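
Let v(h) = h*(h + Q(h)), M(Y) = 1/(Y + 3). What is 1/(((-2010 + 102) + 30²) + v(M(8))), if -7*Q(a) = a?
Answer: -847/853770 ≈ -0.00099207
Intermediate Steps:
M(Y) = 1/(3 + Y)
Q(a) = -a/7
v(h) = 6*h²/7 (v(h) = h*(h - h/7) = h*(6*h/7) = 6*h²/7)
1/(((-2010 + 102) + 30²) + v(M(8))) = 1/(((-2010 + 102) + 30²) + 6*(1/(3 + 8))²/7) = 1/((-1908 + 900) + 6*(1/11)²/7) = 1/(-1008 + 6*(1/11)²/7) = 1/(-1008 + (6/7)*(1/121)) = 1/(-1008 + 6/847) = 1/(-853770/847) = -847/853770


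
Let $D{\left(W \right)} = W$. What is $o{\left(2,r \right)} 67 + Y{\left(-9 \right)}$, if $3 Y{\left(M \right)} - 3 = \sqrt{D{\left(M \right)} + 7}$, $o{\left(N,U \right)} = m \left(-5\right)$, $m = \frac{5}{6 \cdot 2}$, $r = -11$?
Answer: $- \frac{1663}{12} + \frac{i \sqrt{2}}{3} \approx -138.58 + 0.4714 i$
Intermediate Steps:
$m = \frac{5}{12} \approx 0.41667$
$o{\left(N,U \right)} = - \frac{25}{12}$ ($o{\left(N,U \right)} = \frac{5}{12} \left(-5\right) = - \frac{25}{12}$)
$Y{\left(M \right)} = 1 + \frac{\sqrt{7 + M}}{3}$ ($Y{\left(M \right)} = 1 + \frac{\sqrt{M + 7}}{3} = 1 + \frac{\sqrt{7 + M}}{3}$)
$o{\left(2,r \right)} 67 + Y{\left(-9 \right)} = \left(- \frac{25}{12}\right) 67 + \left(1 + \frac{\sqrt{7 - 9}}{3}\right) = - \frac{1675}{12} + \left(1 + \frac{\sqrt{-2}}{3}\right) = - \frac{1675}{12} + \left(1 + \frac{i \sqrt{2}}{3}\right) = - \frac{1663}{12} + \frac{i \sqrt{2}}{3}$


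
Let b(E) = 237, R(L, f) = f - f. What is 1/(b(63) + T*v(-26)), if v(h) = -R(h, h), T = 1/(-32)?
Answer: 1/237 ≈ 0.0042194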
--
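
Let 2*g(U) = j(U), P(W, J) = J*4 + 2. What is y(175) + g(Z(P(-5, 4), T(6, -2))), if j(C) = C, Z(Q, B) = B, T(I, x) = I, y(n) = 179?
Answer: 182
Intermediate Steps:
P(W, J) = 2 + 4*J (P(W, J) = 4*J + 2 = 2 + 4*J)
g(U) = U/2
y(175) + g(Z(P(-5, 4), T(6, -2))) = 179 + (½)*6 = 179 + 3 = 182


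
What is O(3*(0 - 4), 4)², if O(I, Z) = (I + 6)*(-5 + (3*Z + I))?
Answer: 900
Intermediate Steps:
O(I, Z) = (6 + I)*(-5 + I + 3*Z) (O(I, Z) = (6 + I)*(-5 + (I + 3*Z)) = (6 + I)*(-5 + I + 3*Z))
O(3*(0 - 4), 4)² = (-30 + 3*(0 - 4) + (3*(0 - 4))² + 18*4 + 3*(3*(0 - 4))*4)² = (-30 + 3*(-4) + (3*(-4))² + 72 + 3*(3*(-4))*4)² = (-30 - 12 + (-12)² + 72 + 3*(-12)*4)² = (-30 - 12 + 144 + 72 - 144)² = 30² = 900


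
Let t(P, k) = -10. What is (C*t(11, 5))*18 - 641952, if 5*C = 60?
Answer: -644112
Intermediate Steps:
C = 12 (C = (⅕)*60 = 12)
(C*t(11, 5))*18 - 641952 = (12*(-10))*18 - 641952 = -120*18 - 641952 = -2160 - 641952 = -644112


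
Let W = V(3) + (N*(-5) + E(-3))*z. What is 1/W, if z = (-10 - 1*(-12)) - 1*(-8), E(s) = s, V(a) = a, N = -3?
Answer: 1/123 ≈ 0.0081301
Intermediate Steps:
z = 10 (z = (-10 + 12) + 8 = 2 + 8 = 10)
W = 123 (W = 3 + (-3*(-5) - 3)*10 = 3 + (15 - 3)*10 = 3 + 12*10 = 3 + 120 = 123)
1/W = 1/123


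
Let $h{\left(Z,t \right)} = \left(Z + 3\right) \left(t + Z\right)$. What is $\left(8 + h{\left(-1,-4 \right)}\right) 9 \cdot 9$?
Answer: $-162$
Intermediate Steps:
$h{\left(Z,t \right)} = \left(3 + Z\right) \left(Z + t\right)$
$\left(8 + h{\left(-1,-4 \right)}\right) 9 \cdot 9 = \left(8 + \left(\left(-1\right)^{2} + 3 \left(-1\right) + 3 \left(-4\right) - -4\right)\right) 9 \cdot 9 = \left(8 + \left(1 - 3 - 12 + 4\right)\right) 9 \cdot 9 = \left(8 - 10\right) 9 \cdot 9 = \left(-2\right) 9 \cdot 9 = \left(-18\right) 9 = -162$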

### Work task
All that is wanted is the stretch of lines above from the one containing "Answer: 1/123 ≈ 0.0081301" through the one containing "Answer: $-162$", duplicated exactly.

### Response to the task
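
Answer: 1/123 ≈ 0.0081301
Intermediate Steps:
z = 10 (z = (-10 + 12) + 8 = 2 + 8 = 10)
W = 123 (W = 3 + (-3*(-5) - 3)*10 = 3 + (15 - 3)*10 = 3 + 12*10 = 3 + 120 = 123)
1/W = 1/123


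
Let $h{\left(Z,t \right)} = \left(Z + 3\right) \left(t + Z\right)$. What is $\left(8 + h{\left(-1,-4 \right)}\right) 9 \cdot 9$?
Answer: $-162$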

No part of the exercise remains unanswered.